Saved entries ->
----------------

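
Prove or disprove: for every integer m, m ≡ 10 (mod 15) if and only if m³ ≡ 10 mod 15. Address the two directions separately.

The biconditional holds.

(⇐) Suppose m³ ≡ 10 (mod 15). The only residue r in {0, …, 14} with r³ ≡ 10 (mod 15) is r = 10, so m ≡ 10 (mod 15).

(⇒) Suppose m ≡ 10 (mod 15). Write m = 15j + 10. Then (15j + 10)³ = 3375j³ + 6750j² + 4500j + 1000 = 15(225j³ + 450j² + 300j + 66) + 10, so m³ ≡ 10 (mod 15).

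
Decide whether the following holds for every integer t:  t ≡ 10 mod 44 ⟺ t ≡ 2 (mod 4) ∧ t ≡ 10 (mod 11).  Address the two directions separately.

Equivalent; both directions hold.

Converse. If t ≡ 2 (mod 4) and t ≡ 10 (mod 11), then by the Chinese remainder theorem t ≡ 10 (mod 44). This is exactly t ≡ 10 (mod 44).

Forward direction. Suppose t ≡ 10 (mod 44); write t = 44j + 10. Since 4 ∣ 44, reducing mod 4 gives t ≡ 10 ≡ 2 (mod 4); since 11 ∣ 44, reducing mod 11 gives t ≡ 10 (mod 11).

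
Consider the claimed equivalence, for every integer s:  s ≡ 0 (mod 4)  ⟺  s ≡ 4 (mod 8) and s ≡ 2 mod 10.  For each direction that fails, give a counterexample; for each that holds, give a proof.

[⇒] This fails: s = 0 gives 0 ≡ 0 (mod 4) but 0 ≡ 0 (mod 8), so the conjunction on the right does not hold.

[⇐] Conversely, if s ≡ 4 (mod 8) and s ≡ 2 (mod 10), then by the Chinese remainder theorem s ≡ 12 (mod 40). Since 12 ≡ 0 (mod 4) and 4 ∣ 40, we get s ≡ 0 (mod 4).

Only the converse holds.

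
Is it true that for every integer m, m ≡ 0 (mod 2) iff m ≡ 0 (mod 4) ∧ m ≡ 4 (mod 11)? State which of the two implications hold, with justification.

The forward direction fails; the converse holds.

(→) This fails: m = 0 gives 0 ≡ 0 (mod 2) but 0 ≡ 0 (mod 11), so the conjunction on the right does not hold.

(←) Conversely, if m ≡ 0 (mod 4) and m ≡ 4 (mod 11), then by the Chinese remainder theorem m ≡ 4 (mod 44). Since 4 ≡ 0 (mod 2) and 2 ∣ 44, we get m ≡ 0 (mod 2).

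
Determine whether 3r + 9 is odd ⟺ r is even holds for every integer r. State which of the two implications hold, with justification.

[⇒] Suppose 3r + 9 is odd. Since 3 is odd, 3r and r have the same parity, so 3r + 9 ≡ r + 9 (mod 2). As 9 is odd, 3r + 9 is odd exactly when r is even. Thus r is even.

[⇐] Conversely, suppose r is even; write r = 2j. Then 3r + 9 = 3·(2j) + 9 = 2·3j + 9, which is odd.

The biconditional holds.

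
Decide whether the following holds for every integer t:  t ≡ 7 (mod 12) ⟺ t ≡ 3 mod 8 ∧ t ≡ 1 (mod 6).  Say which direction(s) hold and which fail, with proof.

Only the converse holds.

[⇒] This fails: t = 7 gives 7 ≡ 7 (mod 12) but 7 ≡ 7 (mod 8), so the conjunction on the right does not hold.

[⇐] Conversely, if t ≡ 3 (mod 8) and t ≡ 1 (mod 6), then by the Chinese remainder theorem t ≡ 19 (mod 24). Since 19 ≡ 7 (mod 12) and 12 ∣ 24, we get t ≡ 7 (mod 12).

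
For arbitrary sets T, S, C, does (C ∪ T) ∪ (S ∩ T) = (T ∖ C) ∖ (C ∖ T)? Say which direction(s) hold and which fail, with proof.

(⟹) This inclusion fails. Take T = ∅, S = ∅, C = {1}; then 1 ∈ (C ∪ T) ∪ (S ∩ T) but 1 ∉ (T ∖ C) ∖ (C ∖ T).

(⟸) Let x ∈ (T ∖ C) ∖ (C ∖ T). Then either x ∈ T and x ∉ S, C; or x ∈ T ∩ S and x ∉ C. In each case x ∈ (C ∪ T) ∪ (S ∩ T), so (T ∖ C) ∖ (C ∖ T) ⊆ (C ∪ T) ∪ (S ∩ T).

(⊆) fails; (⊇) holds.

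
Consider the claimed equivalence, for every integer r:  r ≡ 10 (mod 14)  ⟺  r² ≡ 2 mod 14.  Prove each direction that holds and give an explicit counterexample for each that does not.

[⇐] This fails: take r = 4. Then 4² = 16 ≡ 2 (mod 14), yet 4 ≡ 4 (mod 14), not 10.

[⇒] Suppose r ≡ 10 (mod 14). Write r = 14j + 10. Then (14j + 10)² = 196j² + 280j + 100 = 14(14j² + 20j + 7) + 2, so r² ≡ 2 (mod 14).

(⇒) holds; (⇐) fails.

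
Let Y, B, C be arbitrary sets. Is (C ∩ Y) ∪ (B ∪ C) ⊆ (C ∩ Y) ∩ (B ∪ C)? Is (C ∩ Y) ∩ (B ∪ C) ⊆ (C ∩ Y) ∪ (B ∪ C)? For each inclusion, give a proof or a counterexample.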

----------------

Try it -> Write the entries again, exactly as they stand.

Output of the task ->
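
Prove or disprove: for every integer m, m ≡ 10 (mod 15) if and only if m³ ≡ 10 mod 15. Address the two directions separately.

The biconditional holds.

(⇐) Suppose m³ ≡ 10 (mod 15). The only residue r in {0, …, 14} with r³ ≡ 10 (mod 15) is r = 10, so m ≡ 10 (mod 15).

(⇒) Suppose m ≡ 10 (mod 15). Write m = 15j + 10. Then (15j + 10)³ = 3375j³ + 6750j² + 4500j + 1000 = 15(225j³ + 450j² + 300j + 66) + 10, so m³ ≡ 10 (mod 15).

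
Decide whether the following holds for every integer t:  t ≡ 10 mod 44 ⟺ t ≡ 2 (mod 4) ∧ t ≡ 10 (mod 11).  Address the two directions separately.

Equivalent; both directions hold.

Converse. If t ≡ 2 (mod 4) and t ≡ 10 (mod 11), then by the Chinese remainder theorem t ≡ 10 (mod 44). This is exactly t ≡ 10 (mod 44).

Forward direction. Suppose t ≡ 10 (mod 44); write t = 44j + 10. Since 4 ∣ 44, reducing mod 4 gives t ≡ 10 ≡ 2 (mod 4); since 11 ∣ 44, reducing mod 11 gives t ≡ 10 (mod 11).

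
Consider the claimed equivalence, for every integer s:  s ≡ 0 (mod 4)  ⟺  s ≡ 4 (mod 8) and s ≡ 2 mod 10.  For each direction that fails, give a counterexample; for each that holds, give a proof.

[⇒] This fails: s = 0 gives 0 ≡ 0 (mod 4) but 0 ≡ 0 (mod 8), so the conjunction on the right does not hold.

[⇐] Conversely, if s ≡ 4 (mod 8) and s ≡ 2 (mod 10), then by the Chinese remainder theorem s ≡ 12 (mod 40). Since 12 ≡ 0 (mod 4) and 4 ∣ 40, we get s ≡ 0 (mod 4).

Only the converse holds.

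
Is it true that for every integer m, m ≡ 0 (mod 2) iff m ≡ 0 (mod 4) ∧ m ≡ 4 (mod 11)? State which of the two implications hold, with justification.

The forward direction fails; the converse holds.

(→) This fails: m = 0 gives 0 ≡ 0 (mod 2) but 0 ≡ 0 (mod 11), so the conjunction on the right does not hold.

(←) Conversely, if m ≡ 0 (mod 4) and m ≡ 4 (mod 11), then by the Chinese remainder theorem m ≡ 4 (mod 44). Since 4 ≡ 0 (mod 2) and 2 ∣ 44, we get m ≡ 0 (mod 2).

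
Determine whether 3r + 9 is odd ⟺ r is even holds for every integer r. State which of the two implications hold, with justification.

[⇒] Suppose 3r + 9 is odd. Since 3 is odd, 3r and r have the same parity, so 3r + 9 ≡ r + 9 (mod 2). As 9 is odd, 3r + 9 is odd exactly when r is even. Thus r is even.

[⇐] Conversely, suppose r is even; write r = 2j. Then 3r + 9 = 3·(2j) + 9 = 2·3j + 9, which is odd.

The biconditional holds.

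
Decide whether the following holds for every integer t:  t ≡ 7 (mod 12) ⟺ t ≡ 3 mod 8 ∧ t ≡ 1 (mod 6).  Say which direction(s) hold and which fail, with proof.

Only the converse holds.

[⇒] This fails: t = 7 gives 7 ≡ 7 (mod 12) but 7 ≡ 7 (mod 8), so the conjunction on the right does not hold.

[⇐] Conversely, if t ≡ 3 (mod 8) and t ≡ 1 (mod 6), then by the Chinese remainder theorem t ≡ 19 (mod 24). Since 19 ≡ 7 (mod 12) and 12 ∣ 24, we get t ≡ 7 (mod 12).

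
For arbitrary sets T, S, C, does (C ∪ T) ∪ (S ∩ T) = (T ∖ C) ∖ (C ∖ T)? Say which direction(s) hold and which fail, with proof.

(⟹) This inclusion fails. Take T = ∅, S = ∅, C = {1}; then 1 ∈ (C ∪ T) ∪ (S ∩ T) but 1 ∉ (T ∖ C) ∖ (C ∖ T).

(⟸) Let x ∈ (T ∖ C) ∖ (C ∖ T). Then either x ∈ T and x ∉ S, C; or x ∈ T ∩ S and x ∉ C. In each case x ∈ (C ∪ T) ∪ (S ∩ T), so (T ∖ C) ∖ (C ∖ T) ⊆ (C ∪ T) ∪ (S ∩ T).

(⊆) fails; (⊇) holds.

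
Consider the claimed equivalence, for every integer r:  r ≡ 10 (mod 14)  ⟺  r² ≡ 2 mod 14.  Prove each direction that holds and give an explicit counterexample for each that does not.

[⇐] This fails: take r = 4. Then 4² = 16 ≡ 2 (mod 14), yet 4 ≡ 4 (mod 14), not 10.

[⇒] Suppose r ≡ 10 (mod 14). Write r = 14j + 10. Then (14j + 10)² = 196j² + 280j + 100 = 14(14j² + 20j + 7) + 2, so r² ≡ 2 (mod 14).

(⇒) holds; (⇐) fails.

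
Let Y, B, C be arbitrary sets. Is (C ∩ Y) ∪ (B ∪ C) ⊆ (C ∩ Y) ∩ (B ∪ C)? Is (C ∩ Y) ∩ (B ∪ C) ⊆ (C ∩ Y) ∪ (B ∪ C)? For each inclusion, give a proof or a counterexample.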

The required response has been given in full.